[What is being asked]
Given the entries below, copy each of them out exactly.

[Given entries]
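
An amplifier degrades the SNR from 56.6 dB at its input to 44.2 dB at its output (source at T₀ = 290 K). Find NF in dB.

NF (dB) = SNR_in(dB) − SNR_out(dB) when the source is at T₀
NF = 56.6 − 44.2 = 12.4 dB

12.4 dB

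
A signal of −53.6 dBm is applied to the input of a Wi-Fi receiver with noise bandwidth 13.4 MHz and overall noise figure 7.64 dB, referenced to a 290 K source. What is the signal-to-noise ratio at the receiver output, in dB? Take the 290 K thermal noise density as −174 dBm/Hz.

Noise floor: N = −174 + 10 log₁₀(B) + NF
10 log₁₀(1.34×10⁷) = 71.27 dB
N = −174 + 71.27 + 7.64 = −95.09 dBm
SNR = P_sig − N = −53.6 − (−95.09) = 41.49 dB → 41.5 dB

41.5 dB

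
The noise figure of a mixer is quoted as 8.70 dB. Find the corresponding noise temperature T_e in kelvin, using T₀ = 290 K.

F = 10^(8.70/10) = 7.4131
T_e = (F − 1)·T₀ = (7.4131 − 1) × 290 = 1860 K

1860 K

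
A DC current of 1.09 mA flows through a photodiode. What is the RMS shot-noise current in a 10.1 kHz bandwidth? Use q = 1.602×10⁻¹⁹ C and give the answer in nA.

1.88 nA

I_n = √(2qI·B)
2qI·B = 2 × 1.602×10⁻¹⁹ × 1.09×10⁻³ × 1.01×10⁴ = 3.53×10⁻¹⁸ A²
I_n = √(3.53×10⁻¹⁸) = 1.88×10⁻⁹ A = 1.88 nA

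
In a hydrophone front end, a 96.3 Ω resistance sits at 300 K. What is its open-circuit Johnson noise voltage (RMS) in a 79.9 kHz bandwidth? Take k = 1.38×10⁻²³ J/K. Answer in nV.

V_n = √(4kTRB)
4kTRB = 4 × 1.38×10⁻²³ × 300 × 9.63×10¹ × 7.99×10⁴ = 1.27×10⁻¹³ V²
V_n = √(1.27×10⁻¹³) = 3.57×10⁻⁷ V = 357 nV

357 nV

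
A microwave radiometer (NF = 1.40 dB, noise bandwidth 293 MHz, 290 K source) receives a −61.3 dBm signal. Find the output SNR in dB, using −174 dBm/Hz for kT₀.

Noise floor: N = −174 + 10 log₁₀(B) + NF
10 log₁₀(2.93×10⁸) = 84.67 dB
N = −174 + 84.67 + 1.40 = −87.93 dBm
SNR = P_sig − N = −61.3 − (−87.93) = 26.63 dB → 26.6 dB

26.6 dB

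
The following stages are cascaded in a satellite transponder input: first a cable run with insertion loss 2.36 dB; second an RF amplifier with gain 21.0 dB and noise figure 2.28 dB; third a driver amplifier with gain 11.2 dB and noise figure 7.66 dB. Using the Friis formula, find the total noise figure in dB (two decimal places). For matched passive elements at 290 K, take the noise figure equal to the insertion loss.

Convert to linear (a loss of L dB is a gain of −L dB): F_i = 10^(NF_i/10), G_i = 10^(G_i,dB/10)
  Stage 1: F_1 = 10^(2.36/10) = 1.722, G_1 = 10^(−2.36/10) = 0.5808
  Stage 2: F_2 = 10^(2.28/10) = 1.690, G_2 = 10^(21.0/10) = 125.9
  Stage 3: F_3 = 10^(7.66/10) = 5.834, G_3 = 10^(11.2/10) = 13.18
Friis cascade:
  F = 1.722 + (1.690 − 1)/0.5808 + (5.834 − 1)/73.11 = 2.977
NF = 10 log₁₀(2.977) = 4.74 dB

4.74 dB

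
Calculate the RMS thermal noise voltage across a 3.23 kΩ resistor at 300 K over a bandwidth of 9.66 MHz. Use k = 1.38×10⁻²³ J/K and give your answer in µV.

V_n = √(4kTRB)
4kTRB = 4 × 1.38×10⁻²³ × 300 × 3.23×10³ × 9.66×10⁶ = 5.17×10⁻¹⁰ V²
V_n = √(5.17×10⁻¹⁰) = 2.27×10⁻⁵ V = 22.7 µV

22.7 µV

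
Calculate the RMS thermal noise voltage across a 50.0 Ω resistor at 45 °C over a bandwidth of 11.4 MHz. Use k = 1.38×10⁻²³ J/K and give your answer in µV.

3.16 µV

T = 45 °C + 273.15 = 318.15 K
V_n = √(4kTRB)
4kTRB = 4 × 1.38×10⁻²³ × 318.15 × 5.00×10¹ × 1.14×10⁷ = 1.00×10⁻¹¹ V²
V_n = √(1.00×10⁻¹¹) = 3.16×10⁻⁶ V = 3.16 µV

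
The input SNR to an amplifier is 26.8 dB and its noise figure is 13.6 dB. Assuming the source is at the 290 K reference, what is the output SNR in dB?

By definition F = SNR_in/SNR_out, so in dB: SNR_out = SNR_in − NF
SNR_out = 26.8 − 13.6 = 13.2 dB

13.2 dB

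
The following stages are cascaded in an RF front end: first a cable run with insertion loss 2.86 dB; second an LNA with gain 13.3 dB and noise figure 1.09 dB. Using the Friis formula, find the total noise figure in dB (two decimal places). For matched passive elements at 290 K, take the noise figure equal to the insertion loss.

3.95 dB

Convert to linear (a loss of L dB is a gain of −L dB): F_i = 10^(NF_i/10), G_i = 10^(G_i,dB/10)
  Stage 1: F_1 = 10^(2.86/10) = 1.932, G_1 = 10^(−2.86/10) = 0.5176
  Stage 2: F_2 = 10^(1.09/10) = 1.285, G_2 = 10^(13.3/10) = 21.38
Friis cascade:
  F = 1.932 + (1.285 − 1)/0.5176 = 2.483
NF = 10 log₁₀(2.483) = 3.95 dB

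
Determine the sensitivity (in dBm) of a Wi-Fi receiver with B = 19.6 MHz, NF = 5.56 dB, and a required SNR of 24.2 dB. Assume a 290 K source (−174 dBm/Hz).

−71.3 dBm

Sensitivity = −174 + 10 log₁₀(B) + NF + SNR_min
= −174 + 72.92 + 5.56 + 24.2
= −71.32 dBm → −71.3 dBm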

[Reply to the exercise]
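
An amplifier degrades the SNR from 56.6 dB at its input to 44.2 dB at its output (source at T₀ = 290 K). Find NF in dB.

NF (dB) = SNR_in(dB) − SNR_out(dB) when the source is at T₀
NF = 56.6 − 44.2 = 12.4 dB

12.4 dB

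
A signal of −53.6 dBm is applied to the input of a Wi-Fi receiver with noise bandwidth 13.4 MHz and overall noise figure 7.64 dB, referenced to a 290 K source. What is the signal-to-noise ratio at the receiver output, in dB? Take the 290 K thermal noise density as −174 dBm/Hz.

Noise floor: N = −174 + 10 log₁₀(B) + NF
10 log₁₀(1.34×10⁷) = 71.27 dB
N = −174 + 71.27 + 7.64 = −95.09 dBm
SNR = P_sig − N = −53.6 − (−95.09) = 41.49 dB → 41.5 dB

41.5 dB

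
The noise figure of a mixer is quoted as 8.70 dB. Find the corresponding noise temperature T_e in kelvin, using T₀ = 290 K.

F = 10^(8.70/10) = 7.4131
T_e = (F − 1)·T₀ = (7.4131 − 1) × 290 = 1860 K

1860 K

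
A DC current of 1.09 mA flows through a photodiode. What is the RMS shot-noise current in a 10.1 kHz bandwidth? Use q = 1.602×10⁻¹⁹ C and give the answer in nA.

1.88 nA

I_n = √(2qI·B)
2qI·B = 2 × 1.602×10⁻¹⁹ × 1.09×10⁻³ × 1.01×10⁴ = 3.53×10⁻¹⁸ A²
I_n = √(3.53×10⁻¹⁸) = 1.88×10⁻⁹ A = 1.88 nA

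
In a hydrophone front end, a 96.3 Ω resistance sits at 300 K. What is its open-circuit Johnson noise voltage (RMS) in a 79.9 kHz bandwidth? Take k = 1.38×10⁻²³ J/K. Answer in nV.

V_n = √(4kTRB)
4kTRB = 4 × 1.38×10⁻²³ × 300 × 9.63×10¹ × 7.99×10⁴ = 1.27×10⁻¹³ V²
V_n = √(1.27×10⁻¹³) = 3.57×10⁻⁷ V = 357 nV

357 nV

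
A microwave radiometer (NF = 1.40 dB, noise bandwidth 293 MHz, 290 K source) receives a −61.3 dBm signal. Find the output SNR in dB, using −174 dBm/Hz for kT₀.

Noise floor: N = −174 + 10 log₁₀(B) + NF
10 log₁₀(2.93×10⁸) = 84.67 dB
N = −174 + 84.67 + 1.40 = −87.93 dBm
SNR = P_sig − N = −61.3 − (−87.93) = 26.63 dB → 26.6 dB

26.6 dB

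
The following stages are cascaded in a satellite transponder input: first a cable run with insertion loss 2.36 dB; second an RF amplifier with gain 21.0 dB and noise figure 2.28 dB; third a driver amplifier with gain 11.2 dB and noise figure 7.66 dB. Using the Friis formula, find the total noise figure in dB (two decimal places). For matched passive elements at 290 K, take the noise figure equal to the insertion loss.

Convert to linear (a loss of L dB is a gain of −L dB): F_i = 10^(NF_i/10), G_i = 10^(G_i,dB/10)
  Stage 1: F_1 = 10^(2.36/10) = 1.722, G_1 = 10^(−2.36/10) = 0.5808
  Stage 2: F_2 = 10^(2.28/10) = 1.690, G_2 = 10^(21.0/10) = 125.9
  Stage 3: F_3 = 10^(7.66/10) = 5.834, G_3 = 10^(11.2/10) = 13.18
Friis cascade:
  F = 1.722 + (1.690 − 1)/0.5808 + (5.834 − 1)/73.11 = 2.977
NF = 10 log₁₀(2.977) = 4.74 dB

4.74 dB

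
Calculate the RMS thermal noise voltage across a 3.23 kΩ resistor at 300 K over a bandwidth of 9.66 MHz. Use k = 1.38×10⁻²³ J/K and give your answer in µV.

V_n = √(4kTRB)
4kTRB = 4 × 1.38×10⁻²³ × 300 × 3.23×10³ × 9.66×10⁶ = 5.17×10⁻¹⁰ V²
V_n = √(5.17×10⁻¹⁰) = 2.27×10⁻⁵ V = 22.7 µV

22.7 µV

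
Calculate the RMS thermal noise voltage across a 50.0 Ω resistor at 45 °C over a bandwidth of 11.4 MHz. Use k = 1.38×10⁻²³ J/K and give your answer in µV.

3.16 µV

T = 45 °C + 273.15 = 318.15 K
V_n = √(4kTRB)
4kTRB = 4 × 1.38×10⁻²³ × 318.15 × 5.00×10¹ × 1.14×10⁷ = 1.00×10⁻¹¹ V²
V_n = √(1.00×10⁻¹¹) = 3.16×10⁻⁶ V = 3.16 µV

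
The input SNR to an amplifier is 26.8 dB and its noise figure is 13.6 dB. Assuming the source is at the 290 K reference, what is the output SNR in dB?

By definition F = SNR_in/SNR_out, so in dB: SNR_out = SNR_in − NF
SNR_out = 26.8 − 13.6 = 13.2 dB

13.2 dB

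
The following stages are cascaded in an RF front end: first a cable run with insertion loss 2.86 dB; second an LNA with gain 13.3 dB and noise figure 1.09 dB. Using the Friis formula, find the total noise figure in dB (two decimal places). For matched passive elements at 290 K, take the noise figure equal to the insertion loss.

3.95 dB

Convert to linear (a loss of L dB is a gain of −L dB): F_i = 10^(NF_i/10), G_i = 10^(G_i,dB/10)
  Stage 1: F_1 = 10^(2.86/10) = 1.932, G_1 = 10^(−2.86/10) = 0.5176
  Stage 2: F_2 = 10^(1.09/10) = 1.285, G_2 = 10^(13.3/10) = 21.38
Friis cascade:
  F = 1.932 + (1.285 − 1)/0.5176 = 2.483
NF = 10 log₁₀(2.483) = 3.95 dB

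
Determine the sensitivity (in dBm) of a Wi-Fi receiver with B = 19.6 MHz, NF = 5.56 dB, and a required SNR of 24.2 dB. Assume a 290 K source (−174 dBm/Hz).

−71.3 dBm

Sensitivity = −174 + 10 log₁₀(B) + NF + SNR_min
= −174 + 72.92 + 5.56 + 24.2
= −71.32 dBm → −71.3 dBm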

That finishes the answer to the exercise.